■ THE DATA:
-------------------------
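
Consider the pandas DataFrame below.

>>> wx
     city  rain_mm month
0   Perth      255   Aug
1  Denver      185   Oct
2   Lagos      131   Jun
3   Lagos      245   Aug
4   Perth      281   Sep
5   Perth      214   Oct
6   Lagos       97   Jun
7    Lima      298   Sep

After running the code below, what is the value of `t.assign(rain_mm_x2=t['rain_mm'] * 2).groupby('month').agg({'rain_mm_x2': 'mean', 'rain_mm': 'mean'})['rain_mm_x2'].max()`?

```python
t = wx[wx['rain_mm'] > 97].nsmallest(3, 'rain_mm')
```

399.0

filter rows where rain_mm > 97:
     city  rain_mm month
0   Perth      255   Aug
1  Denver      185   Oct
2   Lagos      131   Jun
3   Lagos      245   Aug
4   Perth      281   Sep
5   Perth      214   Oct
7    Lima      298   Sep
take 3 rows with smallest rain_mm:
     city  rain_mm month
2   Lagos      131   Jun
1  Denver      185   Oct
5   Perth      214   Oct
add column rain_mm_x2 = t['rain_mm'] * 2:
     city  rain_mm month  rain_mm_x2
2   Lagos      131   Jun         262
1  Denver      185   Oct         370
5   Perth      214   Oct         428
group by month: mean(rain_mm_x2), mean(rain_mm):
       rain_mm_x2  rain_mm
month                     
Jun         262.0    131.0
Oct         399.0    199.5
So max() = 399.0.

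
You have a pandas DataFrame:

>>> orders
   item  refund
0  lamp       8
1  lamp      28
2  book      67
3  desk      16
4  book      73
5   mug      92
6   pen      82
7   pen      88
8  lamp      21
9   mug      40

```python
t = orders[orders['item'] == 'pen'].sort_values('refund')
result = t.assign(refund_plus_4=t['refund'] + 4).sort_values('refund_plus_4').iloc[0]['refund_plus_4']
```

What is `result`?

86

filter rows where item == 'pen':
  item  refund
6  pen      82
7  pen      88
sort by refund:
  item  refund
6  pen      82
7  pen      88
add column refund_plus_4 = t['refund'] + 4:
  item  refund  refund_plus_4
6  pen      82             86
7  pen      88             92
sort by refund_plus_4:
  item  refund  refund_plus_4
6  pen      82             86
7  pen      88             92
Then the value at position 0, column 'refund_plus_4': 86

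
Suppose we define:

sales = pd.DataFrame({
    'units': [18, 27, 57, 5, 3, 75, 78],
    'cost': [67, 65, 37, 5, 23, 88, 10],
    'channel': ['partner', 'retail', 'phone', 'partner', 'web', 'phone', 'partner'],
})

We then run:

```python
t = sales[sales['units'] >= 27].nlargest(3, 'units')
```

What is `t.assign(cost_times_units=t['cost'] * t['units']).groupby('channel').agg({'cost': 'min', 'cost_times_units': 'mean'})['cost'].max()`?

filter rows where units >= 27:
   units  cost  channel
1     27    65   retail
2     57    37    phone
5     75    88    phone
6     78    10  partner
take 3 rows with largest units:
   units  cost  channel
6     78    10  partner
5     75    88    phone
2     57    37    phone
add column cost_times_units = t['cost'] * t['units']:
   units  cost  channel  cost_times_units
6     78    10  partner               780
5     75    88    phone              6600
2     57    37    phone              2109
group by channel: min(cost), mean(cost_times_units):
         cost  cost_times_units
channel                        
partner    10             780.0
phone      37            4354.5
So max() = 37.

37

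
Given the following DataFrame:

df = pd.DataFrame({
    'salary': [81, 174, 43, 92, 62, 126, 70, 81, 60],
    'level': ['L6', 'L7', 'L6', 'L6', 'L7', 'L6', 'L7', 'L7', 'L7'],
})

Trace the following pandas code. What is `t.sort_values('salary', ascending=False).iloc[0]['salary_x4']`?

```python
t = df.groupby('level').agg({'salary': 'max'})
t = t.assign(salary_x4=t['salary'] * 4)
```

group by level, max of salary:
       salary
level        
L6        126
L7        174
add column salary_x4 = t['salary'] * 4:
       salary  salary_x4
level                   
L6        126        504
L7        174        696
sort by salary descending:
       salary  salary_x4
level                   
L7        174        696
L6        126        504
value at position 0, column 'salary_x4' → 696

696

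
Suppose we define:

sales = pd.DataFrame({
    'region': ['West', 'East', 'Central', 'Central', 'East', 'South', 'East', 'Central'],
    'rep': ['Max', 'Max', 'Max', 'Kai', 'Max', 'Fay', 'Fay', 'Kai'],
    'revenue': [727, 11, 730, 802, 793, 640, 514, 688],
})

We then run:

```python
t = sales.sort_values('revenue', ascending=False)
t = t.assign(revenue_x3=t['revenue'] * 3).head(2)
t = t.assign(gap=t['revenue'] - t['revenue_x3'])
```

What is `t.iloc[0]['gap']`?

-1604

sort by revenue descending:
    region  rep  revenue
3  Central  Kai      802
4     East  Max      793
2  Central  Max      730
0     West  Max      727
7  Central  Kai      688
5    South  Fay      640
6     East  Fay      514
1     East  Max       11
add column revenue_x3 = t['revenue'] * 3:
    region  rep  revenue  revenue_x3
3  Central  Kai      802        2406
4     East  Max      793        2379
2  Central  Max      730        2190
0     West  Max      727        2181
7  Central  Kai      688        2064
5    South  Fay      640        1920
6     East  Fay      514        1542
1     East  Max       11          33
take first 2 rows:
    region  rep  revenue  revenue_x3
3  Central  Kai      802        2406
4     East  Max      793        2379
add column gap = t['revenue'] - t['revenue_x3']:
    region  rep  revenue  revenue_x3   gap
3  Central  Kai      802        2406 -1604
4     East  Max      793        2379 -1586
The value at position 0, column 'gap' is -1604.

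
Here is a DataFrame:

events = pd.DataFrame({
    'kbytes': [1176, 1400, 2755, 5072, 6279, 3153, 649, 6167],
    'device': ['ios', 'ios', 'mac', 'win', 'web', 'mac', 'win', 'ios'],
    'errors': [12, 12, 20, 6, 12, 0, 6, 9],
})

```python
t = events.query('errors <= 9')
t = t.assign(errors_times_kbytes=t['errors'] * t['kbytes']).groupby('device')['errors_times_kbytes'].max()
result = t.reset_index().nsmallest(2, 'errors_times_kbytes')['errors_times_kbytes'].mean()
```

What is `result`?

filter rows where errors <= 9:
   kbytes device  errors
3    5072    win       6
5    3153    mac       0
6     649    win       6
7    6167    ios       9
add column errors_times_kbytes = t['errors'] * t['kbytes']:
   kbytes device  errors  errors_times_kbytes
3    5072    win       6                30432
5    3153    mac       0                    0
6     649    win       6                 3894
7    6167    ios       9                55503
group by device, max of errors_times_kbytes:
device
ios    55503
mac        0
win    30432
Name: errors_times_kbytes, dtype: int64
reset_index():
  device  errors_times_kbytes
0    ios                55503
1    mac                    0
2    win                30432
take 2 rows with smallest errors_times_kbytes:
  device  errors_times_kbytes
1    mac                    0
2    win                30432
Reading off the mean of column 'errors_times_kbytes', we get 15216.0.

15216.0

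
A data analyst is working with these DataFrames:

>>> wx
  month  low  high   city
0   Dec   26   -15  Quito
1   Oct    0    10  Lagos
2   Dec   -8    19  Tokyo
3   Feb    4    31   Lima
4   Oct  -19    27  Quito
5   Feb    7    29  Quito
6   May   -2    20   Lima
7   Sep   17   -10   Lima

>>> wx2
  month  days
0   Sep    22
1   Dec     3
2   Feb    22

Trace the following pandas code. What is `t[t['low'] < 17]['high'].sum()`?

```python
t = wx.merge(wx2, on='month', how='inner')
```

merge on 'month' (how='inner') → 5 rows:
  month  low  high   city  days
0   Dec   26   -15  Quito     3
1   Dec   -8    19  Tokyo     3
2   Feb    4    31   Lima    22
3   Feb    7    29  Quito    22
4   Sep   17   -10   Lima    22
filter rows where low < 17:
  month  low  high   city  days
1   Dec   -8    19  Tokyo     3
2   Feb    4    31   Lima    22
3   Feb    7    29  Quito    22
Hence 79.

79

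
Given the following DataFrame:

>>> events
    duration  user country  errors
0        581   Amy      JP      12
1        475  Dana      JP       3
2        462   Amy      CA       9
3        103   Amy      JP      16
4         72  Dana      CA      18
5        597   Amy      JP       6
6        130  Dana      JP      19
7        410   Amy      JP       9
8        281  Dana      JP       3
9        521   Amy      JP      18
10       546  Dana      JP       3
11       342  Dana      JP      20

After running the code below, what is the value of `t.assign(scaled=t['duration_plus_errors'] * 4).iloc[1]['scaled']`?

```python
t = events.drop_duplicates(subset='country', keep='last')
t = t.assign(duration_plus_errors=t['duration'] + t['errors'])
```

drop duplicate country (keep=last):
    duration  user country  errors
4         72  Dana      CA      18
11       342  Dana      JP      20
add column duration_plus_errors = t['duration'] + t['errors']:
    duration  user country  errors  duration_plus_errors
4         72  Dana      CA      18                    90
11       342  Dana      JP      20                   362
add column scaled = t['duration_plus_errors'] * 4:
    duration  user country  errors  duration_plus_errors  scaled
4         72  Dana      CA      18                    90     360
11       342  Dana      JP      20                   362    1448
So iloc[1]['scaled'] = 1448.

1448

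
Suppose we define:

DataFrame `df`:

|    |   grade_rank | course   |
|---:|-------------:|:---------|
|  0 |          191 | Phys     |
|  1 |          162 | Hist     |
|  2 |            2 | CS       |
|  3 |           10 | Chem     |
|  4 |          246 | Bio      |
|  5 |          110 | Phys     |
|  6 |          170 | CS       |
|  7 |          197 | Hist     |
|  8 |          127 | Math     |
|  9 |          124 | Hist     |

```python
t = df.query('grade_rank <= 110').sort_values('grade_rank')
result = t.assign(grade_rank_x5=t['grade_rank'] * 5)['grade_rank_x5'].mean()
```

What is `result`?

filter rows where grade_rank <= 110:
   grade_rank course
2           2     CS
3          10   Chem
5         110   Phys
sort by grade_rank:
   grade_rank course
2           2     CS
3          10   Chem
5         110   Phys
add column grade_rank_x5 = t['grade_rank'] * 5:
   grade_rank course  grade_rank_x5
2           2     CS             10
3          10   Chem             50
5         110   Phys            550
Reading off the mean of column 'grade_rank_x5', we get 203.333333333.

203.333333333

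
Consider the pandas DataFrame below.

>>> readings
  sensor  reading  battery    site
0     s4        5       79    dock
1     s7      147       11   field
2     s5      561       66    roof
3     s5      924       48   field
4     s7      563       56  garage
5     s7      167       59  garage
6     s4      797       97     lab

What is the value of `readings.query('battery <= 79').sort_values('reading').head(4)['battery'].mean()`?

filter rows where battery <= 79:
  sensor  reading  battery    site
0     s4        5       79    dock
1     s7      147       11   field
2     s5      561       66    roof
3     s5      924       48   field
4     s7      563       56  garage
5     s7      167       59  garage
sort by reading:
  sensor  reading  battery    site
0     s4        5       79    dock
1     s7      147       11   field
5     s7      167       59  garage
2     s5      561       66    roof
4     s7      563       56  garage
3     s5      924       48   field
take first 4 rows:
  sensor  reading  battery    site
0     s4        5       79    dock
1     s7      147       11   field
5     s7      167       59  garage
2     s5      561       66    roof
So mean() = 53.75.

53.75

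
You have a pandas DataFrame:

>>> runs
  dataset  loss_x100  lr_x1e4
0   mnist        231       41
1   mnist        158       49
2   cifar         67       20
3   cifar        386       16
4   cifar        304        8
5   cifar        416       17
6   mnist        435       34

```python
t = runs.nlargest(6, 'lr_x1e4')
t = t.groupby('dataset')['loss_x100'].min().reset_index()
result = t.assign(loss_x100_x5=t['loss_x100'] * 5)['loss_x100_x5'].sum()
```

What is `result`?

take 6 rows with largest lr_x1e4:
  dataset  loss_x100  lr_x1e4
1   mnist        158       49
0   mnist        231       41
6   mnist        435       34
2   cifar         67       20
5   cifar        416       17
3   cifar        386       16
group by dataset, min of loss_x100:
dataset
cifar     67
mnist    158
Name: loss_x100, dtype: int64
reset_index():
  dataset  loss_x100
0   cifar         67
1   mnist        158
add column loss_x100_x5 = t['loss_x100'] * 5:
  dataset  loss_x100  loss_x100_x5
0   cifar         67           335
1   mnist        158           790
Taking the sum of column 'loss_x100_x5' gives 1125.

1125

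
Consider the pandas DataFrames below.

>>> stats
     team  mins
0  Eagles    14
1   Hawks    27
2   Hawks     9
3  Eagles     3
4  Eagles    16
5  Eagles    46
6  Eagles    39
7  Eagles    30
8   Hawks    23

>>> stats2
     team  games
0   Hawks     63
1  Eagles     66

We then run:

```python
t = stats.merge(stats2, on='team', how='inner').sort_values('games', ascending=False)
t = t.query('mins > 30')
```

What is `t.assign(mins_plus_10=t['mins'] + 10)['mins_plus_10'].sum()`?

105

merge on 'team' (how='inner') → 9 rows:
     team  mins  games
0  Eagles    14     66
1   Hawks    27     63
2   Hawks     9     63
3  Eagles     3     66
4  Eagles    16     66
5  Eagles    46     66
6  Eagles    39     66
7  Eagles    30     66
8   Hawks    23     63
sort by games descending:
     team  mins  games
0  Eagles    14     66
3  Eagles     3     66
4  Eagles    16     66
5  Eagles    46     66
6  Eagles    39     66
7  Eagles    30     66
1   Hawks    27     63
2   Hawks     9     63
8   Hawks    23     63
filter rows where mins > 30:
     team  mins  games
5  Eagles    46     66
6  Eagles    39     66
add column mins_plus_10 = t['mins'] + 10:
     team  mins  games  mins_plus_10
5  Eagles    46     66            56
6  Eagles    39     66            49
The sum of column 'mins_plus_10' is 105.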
-------------------------
When the word "events" appears in a line of the data, that line is counted; report the number only.

4